> **Stored data**:
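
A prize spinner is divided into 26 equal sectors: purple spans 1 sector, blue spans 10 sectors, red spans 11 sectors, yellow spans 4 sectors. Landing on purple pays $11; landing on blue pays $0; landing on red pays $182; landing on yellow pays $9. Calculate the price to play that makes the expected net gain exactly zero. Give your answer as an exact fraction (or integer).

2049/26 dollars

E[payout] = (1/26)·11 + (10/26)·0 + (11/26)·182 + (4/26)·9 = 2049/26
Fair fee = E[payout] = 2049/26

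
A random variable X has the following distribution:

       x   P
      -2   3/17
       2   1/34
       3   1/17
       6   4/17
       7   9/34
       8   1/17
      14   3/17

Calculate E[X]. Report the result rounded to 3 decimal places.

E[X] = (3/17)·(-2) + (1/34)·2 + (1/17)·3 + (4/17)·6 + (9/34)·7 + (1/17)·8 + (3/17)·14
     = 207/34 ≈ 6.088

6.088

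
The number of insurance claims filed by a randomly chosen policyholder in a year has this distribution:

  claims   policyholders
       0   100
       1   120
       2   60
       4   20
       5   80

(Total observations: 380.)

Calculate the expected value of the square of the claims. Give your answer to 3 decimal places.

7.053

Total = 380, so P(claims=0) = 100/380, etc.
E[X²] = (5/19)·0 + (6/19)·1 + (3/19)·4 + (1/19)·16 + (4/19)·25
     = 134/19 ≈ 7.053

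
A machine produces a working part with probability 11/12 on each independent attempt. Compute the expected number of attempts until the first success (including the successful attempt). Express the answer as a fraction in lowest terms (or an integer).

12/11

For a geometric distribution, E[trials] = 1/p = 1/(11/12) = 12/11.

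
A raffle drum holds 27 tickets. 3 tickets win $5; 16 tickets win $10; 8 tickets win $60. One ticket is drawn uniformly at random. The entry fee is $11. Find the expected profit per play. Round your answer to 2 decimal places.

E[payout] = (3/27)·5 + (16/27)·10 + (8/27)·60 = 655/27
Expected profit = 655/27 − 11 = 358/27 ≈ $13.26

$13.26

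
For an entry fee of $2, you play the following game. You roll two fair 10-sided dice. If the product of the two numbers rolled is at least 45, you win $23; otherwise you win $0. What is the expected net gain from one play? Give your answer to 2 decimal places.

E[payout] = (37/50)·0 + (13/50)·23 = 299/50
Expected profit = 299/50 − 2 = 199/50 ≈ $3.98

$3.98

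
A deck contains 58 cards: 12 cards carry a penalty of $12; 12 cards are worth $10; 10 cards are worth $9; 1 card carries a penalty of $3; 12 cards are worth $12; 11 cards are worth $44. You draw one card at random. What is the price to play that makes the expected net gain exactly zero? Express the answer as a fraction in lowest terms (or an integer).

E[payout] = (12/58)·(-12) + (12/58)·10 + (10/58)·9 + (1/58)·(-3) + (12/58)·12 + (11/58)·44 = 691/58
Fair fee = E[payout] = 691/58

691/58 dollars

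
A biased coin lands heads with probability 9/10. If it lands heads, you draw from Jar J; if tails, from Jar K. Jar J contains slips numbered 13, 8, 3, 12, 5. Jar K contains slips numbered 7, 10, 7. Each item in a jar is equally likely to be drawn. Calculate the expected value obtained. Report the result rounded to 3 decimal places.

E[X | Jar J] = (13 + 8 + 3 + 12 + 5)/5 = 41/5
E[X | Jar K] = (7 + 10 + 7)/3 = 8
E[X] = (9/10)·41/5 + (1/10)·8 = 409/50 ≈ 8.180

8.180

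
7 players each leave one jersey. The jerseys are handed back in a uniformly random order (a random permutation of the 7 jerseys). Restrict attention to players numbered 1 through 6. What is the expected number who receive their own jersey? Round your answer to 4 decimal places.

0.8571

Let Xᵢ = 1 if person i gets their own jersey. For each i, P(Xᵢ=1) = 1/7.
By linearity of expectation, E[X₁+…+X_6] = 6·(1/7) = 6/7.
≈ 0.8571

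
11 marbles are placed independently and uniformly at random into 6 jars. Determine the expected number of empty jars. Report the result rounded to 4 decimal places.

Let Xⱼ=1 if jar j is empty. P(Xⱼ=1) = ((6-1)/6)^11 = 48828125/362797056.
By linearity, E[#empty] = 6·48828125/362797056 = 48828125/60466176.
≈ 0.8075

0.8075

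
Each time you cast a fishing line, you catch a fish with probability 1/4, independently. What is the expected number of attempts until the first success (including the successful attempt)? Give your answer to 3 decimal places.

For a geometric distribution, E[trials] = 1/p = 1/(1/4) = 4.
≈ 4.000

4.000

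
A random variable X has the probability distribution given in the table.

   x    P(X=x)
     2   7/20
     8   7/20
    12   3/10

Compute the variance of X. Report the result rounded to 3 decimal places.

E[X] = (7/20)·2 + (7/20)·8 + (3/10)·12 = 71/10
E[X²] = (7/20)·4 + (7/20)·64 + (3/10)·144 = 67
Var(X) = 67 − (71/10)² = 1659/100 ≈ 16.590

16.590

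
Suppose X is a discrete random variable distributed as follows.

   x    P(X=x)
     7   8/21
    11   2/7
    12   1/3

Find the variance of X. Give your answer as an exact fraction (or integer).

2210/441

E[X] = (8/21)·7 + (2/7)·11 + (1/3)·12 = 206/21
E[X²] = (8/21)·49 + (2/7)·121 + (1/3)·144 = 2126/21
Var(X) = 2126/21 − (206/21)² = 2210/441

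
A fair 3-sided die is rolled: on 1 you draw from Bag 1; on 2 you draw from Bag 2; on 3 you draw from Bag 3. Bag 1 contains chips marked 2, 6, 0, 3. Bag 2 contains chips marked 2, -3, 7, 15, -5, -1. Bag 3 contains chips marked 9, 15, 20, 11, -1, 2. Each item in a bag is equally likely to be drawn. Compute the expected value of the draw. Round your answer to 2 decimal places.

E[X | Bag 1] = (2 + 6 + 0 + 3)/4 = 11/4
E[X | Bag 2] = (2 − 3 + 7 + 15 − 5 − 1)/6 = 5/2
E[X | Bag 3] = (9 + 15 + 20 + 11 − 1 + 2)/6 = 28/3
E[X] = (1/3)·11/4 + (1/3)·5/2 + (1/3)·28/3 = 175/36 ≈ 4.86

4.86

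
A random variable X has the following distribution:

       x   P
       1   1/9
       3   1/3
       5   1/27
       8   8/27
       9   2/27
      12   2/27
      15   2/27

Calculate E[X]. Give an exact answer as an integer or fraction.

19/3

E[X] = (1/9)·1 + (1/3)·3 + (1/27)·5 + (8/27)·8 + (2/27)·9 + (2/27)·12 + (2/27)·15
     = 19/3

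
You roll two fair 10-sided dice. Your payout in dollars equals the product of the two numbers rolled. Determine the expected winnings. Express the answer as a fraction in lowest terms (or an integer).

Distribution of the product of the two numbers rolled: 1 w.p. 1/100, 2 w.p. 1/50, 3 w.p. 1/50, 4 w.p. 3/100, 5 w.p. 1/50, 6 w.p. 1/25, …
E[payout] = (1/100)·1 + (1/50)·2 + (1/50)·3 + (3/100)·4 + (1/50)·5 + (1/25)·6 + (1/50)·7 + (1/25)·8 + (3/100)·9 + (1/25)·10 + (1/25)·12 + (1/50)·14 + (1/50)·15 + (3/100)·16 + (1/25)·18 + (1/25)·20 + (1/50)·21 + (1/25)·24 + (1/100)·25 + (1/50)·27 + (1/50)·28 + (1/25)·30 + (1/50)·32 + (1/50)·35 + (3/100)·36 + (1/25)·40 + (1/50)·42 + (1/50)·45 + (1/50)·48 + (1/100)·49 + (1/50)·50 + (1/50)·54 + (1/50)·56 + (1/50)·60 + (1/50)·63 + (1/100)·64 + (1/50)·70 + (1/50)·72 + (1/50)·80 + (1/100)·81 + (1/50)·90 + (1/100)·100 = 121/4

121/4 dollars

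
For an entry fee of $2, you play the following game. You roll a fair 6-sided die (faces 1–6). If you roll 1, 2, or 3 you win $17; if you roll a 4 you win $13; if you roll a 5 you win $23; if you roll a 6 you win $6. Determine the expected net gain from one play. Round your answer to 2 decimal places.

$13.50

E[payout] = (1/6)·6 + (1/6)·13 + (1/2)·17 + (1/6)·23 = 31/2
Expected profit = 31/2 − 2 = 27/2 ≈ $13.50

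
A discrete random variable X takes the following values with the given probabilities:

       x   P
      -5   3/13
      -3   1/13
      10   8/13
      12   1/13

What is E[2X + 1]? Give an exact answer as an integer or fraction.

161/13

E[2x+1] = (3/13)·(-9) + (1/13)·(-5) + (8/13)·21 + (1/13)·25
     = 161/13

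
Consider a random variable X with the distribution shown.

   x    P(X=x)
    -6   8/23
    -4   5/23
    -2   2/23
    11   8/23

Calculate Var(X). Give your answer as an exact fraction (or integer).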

> **Aim of the task**:
From the entries, work out how many lines include the word "given", answering with the number only.

> **Response area**:
2